• Material for this task:
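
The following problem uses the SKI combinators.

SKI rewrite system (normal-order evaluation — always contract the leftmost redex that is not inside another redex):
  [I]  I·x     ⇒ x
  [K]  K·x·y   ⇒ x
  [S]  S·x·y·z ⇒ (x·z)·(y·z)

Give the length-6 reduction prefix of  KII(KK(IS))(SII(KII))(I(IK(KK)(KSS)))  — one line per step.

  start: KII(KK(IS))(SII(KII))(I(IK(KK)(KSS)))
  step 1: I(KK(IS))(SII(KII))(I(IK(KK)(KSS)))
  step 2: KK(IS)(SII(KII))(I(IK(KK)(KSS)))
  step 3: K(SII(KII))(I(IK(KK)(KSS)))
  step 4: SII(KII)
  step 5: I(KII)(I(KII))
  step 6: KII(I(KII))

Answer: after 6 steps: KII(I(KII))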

...

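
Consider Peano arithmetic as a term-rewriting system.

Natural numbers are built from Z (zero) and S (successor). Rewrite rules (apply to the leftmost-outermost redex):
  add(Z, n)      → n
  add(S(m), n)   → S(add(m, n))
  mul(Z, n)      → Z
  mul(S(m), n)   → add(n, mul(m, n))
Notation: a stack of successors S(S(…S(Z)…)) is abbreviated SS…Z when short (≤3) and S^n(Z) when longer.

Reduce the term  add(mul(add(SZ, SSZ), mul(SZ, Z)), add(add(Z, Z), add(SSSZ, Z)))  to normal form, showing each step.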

* * *

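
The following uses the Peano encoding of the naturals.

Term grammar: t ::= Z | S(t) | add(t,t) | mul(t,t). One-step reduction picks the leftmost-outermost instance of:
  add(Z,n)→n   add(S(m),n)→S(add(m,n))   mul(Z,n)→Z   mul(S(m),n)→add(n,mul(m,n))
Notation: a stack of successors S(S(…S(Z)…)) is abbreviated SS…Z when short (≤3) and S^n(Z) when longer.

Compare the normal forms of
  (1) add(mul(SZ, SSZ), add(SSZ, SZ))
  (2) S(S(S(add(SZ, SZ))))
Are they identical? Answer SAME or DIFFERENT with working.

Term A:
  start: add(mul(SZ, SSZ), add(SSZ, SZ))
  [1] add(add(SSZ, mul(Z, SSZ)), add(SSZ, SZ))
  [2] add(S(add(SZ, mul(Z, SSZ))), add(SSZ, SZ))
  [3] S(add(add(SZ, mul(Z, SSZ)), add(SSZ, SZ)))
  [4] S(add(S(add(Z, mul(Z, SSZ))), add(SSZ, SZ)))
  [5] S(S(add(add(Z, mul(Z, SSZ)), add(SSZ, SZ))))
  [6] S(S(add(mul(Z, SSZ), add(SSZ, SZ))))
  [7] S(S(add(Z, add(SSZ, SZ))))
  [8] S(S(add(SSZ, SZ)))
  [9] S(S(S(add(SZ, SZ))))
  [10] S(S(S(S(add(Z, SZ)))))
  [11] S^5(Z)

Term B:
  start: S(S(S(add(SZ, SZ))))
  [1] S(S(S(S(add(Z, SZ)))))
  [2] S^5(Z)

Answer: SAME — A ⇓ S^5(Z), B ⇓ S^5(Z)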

• What you have to do: Gather every line from the listing above in which the word "uses" appears.

• Solution to this task:
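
The following problem uses the SKI combinators.
The following uses the Peano encoding of the naturals.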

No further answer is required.